**Exercise goal**. Repeat the lines of the data exactly, from the first one through the one that contains "assert tot != w - 6 or tot - 6 > -9;".

Dataset excerpts
┄┄┄┄┄┄

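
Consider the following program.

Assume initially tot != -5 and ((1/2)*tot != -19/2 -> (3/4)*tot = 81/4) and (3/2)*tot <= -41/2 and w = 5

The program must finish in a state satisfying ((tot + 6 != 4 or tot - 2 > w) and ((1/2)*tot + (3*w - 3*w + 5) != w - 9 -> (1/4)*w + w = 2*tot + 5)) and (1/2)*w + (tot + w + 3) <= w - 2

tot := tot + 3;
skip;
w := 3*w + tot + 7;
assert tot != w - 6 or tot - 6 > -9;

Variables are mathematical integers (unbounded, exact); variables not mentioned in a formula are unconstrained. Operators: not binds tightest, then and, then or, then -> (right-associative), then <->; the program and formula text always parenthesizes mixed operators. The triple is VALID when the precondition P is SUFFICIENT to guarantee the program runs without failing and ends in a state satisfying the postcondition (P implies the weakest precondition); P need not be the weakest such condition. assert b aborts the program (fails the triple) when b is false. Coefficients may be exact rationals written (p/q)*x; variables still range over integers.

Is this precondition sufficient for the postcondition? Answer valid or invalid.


Working backward. After the program, the postcondition ((tot + 6 != 4 or tot - 2 > w) and ((1/2)*tot + (3*w - 3*w + 5) != w - 9 -> (1/4)*w + w = 2*tot + 5)) and (1/2)*w + (tot + w + 3) <= w - 2 must hold; in canonical form it is (tot != -2 or tot > w + 2) and ((1/2)*tot != w - 14 -> (5/4)*w = 2*tot + 5) and tot + (1/2)*w <= -5.
Before assert tot != w - 6 or tot - 6 > -9: (tot != w - 6 or tot > -3) and (tot != -2 or tot > w + 2) and ((1/2)*tot != w - 14 -> (5/4)*w = 2*tot + 5) and tot + (1/2)*w <= -5
Before w := 3*w + tot + 7: (3*w != -1 or tot > -3) and (tot != -2 or 3*w < -9) and ((1/2)*tot + 3*w != 7 -> (15/4)*w = (3/4)*tot - 15/4) and (3/2)*tot + (3/2)*w <= -17/2
Before skip: (3*w != -1 or tot > -3) and (tot != -2 or 3*w < -9) and ((1/2)*tot + 3*w != 7 -> (15/4)*w = (3/4)*tot - 15/4) and (3/2)*tot + (3/2)*w <= -17/2
Before tot := tot + 3: (3*w != -1 or tot > -6) and (tot != -5 or 3*w < -9) and ((1/2)*tot + 3*w != 11/2 -> (15/4)*w = (3/4)*tot - 3/2) and (3/2)*tot + (3/2)*w <= -13
The weakest precondition is (3*w != -1 or tot > -6) and (tot != -5 or 3*w < -9) and ((1/2)*tot + 3*w != 11/2 -> (15/4)*w = (3/4)*tot - 3/2) and (3/2)*tot + (3/2)*w <= -13.
Check whether tot != -5 and ((1/2)*tot != -19/2 -> (3/4)*tot = 81/4) and (3/2)*tot <= -41/2 and w = 5 implies it.
Every state satisfying the precondition satisfies the weakest precondition: the implication holds.
Answer: valid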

┄┄┄┄┄┄

**Response area**.
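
Consider the following program.

Assume initially tot != -5 and ((1/2)*tot != -19/2 -> (3/4)*tot = 81/4) and (3/2)*tot <= -41/2 and w = 5

The program must finish in a state satisfying ((tot + 6 != 4 or tot - 2 > w) and ((1/2)*tot + (3*w - 3*w + 5) != w - 9 -> (1/4)*w + w = 2*tot + 5)) and (1/2)*w + (tot + w + 3) <= w - 2

tot := tot + 3;
skip;
w := 3*w + tot + 7;
assert tot != w - 6 or tot - 6 > -9;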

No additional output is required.